--- TASK MATERIAL Enclosed Below ---
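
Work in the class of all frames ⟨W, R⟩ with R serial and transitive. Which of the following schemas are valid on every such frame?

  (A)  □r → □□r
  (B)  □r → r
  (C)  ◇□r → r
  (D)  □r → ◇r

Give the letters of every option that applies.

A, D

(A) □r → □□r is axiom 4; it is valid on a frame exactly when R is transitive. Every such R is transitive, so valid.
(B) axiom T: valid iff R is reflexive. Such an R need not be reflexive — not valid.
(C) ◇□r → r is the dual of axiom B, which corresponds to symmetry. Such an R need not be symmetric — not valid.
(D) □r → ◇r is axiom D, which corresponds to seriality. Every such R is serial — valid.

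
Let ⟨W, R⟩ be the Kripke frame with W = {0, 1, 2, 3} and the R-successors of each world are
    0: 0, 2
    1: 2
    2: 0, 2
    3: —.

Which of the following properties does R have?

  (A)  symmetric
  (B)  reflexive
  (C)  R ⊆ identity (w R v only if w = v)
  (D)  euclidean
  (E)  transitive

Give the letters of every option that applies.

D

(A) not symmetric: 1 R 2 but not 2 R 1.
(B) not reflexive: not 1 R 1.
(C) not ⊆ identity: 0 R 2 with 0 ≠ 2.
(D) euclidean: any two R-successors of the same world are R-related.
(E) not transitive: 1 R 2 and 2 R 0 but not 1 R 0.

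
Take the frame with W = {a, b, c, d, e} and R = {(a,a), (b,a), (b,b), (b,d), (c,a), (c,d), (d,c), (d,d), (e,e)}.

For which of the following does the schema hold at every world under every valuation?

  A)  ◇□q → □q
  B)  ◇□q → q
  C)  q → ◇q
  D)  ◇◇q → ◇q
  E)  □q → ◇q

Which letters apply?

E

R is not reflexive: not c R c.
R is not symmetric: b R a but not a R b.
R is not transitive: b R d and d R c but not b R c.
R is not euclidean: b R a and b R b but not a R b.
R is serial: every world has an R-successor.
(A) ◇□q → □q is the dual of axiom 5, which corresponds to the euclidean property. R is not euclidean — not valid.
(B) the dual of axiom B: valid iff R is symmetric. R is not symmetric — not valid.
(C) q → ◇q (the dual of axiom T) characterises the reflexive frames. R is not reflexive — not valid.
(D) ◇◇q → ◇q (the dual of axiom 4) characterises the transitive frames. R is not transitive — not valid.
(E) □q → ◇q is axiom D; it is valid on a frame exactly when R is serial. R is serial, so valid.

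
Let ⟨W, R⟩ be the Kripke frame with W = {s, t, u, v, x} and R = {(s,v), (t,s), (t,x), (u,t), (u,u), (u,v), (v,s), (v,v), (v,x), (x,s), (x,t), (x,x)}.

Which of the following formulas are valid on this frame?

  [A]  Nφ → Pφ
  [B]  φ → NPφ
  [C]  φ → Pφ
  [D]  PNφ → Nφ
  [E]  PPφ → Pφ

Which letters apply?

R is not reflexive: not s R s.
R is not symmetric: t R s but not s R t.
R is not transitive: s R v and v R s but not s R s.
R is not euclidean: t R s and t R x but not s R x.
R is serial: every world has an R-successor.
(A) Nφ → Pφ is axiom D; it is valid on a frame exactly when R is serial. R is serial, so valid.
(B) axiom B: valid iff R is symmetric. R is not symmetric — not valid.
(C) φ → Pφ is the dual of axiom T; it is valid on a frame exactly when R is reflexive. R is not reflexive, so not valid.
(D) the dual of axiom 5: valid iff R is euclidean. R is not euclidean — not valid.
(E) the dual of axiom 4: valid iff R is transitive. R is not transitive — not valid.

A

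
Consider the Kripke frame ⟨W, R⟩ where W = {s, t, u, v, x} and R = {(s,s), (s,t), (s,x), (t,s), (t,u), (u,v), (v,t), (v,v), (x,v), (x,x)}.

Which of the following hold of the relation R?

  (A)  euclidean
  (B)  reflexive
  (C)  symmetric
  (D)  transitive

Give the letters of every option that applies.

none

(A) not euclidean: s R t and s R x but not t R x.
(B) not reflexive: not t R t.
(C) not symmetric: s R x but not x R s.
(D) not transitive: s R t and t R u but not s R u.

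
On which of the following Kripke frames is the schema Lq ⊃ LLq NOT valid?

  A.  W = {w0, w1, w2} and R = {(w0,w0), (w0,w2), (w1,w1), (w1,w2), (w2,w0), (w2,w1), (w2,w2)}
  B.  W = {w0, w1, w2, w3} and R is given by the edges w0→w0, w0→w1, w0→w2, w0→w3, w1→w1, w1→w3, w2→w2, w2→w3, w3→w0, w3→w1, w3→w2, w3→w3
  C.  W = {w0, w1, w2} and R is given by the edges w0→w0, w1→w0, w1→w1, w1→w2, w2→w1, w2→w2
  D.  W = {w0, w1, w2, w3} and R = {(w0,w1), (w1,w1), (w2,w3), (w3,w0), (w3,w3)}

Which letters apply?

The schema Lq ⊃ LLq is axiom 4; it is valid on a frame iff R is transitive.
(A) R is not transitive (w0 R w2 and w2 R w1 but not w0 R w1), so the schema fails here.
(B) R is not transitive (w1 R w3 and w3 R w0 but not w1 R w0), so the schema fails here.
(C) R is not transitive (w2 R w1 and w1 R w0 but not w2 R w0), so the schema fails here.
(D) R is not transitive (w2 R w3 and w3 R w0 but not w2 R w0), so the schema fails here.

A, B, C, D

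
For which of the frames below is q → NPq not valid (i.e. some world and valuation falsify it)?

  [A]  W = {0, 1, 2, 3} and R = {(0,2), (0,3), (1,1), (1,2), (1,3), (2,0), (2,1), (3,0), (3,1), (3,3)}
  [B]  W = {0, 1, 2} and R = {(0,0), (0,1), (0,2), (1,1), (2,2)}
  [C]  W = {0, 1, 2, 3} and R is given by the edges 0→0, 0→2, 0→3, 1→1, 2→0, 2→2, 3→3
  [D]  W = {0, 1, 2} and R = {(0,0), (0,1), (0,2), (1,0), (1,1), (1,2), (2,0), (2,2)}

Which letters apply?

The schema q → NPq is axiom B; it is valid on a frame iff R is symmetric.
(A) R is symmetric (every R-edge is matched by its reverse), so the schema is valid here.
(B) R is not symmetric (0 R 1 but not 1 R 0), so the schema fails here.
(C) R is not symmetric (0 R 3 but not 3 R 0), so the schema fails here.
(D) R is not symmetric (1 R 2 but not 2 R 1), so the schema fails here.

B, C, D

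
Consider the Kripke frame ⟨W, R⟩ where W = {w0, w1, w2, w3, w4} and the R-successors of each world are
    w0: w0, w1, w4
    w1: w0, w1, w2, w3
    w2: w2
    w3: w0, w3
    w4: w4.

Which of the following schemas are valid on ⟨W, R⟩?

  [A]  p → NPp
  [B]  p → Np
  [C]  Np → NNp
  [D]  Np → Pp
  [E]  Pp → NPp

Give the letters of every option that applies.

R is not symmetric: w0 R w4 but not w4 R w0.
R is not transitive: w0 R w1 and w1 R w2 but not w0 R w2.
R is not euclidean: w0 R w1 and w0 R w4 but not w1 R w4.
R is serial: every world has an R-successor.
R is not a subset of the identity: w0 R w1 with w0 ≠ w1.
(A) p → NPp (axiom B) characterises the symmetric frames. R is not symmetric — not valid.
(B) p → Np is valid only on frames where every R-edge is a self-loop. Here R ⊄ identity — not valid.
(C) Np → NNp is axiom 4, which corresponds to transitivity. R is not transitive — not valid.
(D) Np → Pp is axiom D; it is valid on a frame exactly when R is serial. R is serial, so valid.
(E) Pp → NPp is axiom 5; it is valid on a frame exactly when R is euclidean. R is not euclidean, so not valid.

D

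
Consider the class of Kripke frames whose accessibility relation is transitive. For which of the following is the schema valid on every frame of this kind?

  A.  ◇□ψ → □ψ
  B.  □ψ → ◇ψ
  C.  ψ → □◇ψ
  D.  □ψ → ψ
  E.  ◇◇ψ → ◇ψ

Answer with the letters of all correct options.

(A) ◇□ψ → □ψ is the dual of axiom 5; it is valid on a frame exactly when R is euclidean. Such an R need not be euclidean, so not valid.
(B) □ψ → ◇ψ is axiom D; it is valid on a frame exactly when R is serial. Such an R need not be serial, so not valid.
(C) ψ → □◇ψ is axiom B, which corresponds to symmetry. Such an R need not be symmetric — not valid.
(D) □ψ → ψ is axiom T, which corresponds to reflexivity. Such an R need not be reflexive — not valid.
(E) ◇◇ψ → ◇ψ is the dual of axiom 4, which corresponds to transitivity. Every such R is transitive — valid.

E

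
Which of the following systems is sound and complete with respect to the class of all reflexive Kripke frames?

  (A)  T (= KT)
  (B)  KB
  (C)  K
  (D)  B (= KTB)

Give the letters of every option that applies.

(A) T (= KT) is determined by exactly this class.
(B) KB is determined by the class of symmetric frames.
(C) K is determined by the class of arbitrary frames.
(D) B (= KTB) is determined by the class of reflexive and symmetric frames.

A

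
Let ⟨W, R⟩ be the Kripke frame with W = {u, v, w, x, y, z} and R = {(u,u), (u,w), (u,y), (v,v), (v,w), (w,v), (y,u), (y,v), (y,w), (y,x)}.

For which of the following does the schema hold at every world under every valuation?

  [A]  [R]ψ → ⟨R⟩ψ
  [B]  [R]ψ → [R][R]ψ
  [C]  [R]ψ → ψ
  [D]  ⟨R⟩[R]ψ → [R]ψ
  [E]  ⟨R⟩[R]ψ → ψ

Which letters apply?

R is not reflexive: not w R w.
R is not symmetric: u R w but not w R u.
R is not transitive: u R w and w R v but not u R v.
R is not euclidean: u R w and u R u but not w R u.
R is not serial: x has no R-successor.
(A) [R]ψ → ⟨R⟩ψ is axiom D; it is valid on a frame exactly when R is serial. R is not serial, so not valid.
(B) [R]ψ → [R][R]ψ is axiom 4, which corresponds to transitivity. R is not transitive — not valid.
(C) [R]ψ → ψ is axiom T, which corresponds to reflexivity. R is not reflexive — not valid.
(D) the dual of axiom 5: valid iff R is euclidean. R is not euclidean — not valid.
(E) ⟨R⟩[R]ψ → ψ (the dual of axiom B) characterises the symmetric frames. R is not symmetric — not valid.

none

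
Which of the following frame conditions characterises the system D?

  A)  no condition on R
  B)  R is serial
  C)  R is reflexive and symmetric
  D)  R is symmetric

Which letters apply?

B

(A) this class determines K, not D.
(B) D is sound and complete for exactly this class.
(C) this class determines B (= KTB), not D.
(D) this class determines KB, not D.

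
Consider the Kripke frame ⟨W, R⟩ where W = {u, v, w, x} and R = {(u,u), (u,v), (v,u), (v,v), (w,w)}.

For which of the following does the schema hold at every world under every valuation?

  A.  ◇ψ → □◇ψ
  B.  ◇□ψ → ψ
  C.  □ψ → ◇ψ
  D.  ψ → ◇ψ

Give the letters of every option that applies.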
--- End of Enclosed TASK MATERIAL ---
### [WHAT IS REQUIRED]
Each line with the string "schemas" counts once; report how many such lines the material has, as a bare number.

### [RESPONSE]
2